WORK TASK:
From the data below, repeat exactly the lines from the line with "A tension member" to the line with "A plate is lapped", both included.

Extracted records:
"""

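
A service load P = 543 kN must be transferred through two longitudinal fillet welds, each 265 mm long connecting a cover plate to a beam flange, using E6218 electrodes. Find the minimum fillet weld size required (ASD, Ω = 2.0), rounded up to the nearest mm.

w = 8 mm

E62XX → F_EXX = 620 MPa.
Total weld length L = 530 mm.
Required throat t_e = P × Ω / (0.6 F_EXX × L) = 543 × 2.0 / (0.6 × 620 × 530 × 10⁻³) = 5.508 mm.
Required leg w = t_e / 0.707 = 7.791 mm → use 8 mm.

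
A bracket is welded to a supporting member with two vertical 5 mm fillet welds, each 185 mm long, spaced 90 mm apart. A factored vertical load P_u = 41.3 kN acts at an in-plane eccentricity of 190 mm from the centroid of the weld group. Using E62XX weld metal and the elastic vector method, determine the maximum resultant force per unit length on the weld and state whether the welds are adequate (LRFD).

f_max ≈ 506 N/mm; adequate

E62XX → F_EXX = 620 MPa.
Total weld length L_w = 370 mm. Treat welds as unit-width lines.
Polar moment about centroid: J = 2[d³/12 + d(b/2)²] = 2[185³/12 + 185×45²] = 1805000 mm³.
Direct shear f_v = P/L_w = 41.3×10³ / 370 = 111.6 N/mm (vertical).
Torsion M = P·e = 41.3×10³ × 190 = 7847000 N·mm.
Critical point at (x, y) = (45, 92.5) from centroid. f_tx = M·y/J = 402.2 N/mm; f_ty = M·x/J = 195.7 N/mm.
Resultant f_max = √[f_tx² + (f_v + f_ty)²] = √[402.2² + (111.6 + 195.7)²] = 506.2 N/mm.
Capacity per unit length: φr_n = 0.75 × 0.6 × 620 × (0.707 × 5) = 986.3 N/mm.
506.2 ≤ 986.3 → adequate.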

"""
"""

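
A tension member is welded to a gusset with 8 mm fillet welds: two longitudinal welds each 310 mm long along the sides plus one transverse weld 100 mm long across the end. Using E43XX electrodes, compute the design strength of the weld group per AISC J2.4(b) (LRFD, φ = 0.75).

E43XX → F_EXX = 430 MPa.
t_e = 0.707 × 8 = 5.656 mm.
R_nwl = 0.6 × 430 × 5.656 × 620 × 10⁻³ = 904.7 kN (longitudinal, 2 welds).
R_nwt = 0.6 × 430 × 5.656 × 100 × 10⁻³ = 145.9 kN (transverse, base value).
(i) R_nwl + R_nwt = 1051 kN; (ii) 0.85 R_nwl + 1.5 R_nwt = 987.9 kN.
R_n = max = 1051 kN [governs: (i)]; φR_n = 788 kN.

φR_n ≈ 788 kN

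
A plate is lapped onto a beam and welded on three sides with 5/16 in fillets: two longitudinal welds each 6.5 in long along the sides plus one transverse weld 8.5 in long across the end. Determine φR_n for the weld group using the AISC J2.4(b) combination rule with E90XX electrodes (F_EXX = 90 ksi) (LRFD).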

"""

TASK RESULT:
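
A tension member is welded to a gusset with 8 mm fillet welds: two longitudinal welds each 310 mm long along the sides plus one transverse weld 100 mm long across the end. Using E43XX electrodes, compute the design strength of the weld group per AISC J2.4(b) (LRFD, φ = 0.75).

E43XX → F_EXX = 430 MPa.
t_e = 0.707 × 8 = 5.656 mm.
R_nwl = 0.6 × 430 × 5.656 × 620 × 10⁻³ = 904.7 kN (longitudinal, 2 welds).
R_nwt = 0.6 × 430 × 5.656 × 100 × 10⁻³ = 145.9 kN (transverse, base value).
(i) R_nwl + R_nwt = 1051 kN; (ii) 0.85 R_nwl + 1.5 R_nwt = 987.9 kN.
R_n = max = 1051 kN [governs: (i)]; φR_n = 788 kN.

φR_n ≈ 788 kN

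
A plate is lapped onto a beam and welded on three sides with 5/16 in fillets: two longitudinal welds each 6.5 in long along the sides plus one transverse weld 8.5 in long across the end. Determine φR_n for the weld group using the AISC J2.4(b) combination rule with E90XX electrodes (F_EXX = 90 ksi) (LRFD).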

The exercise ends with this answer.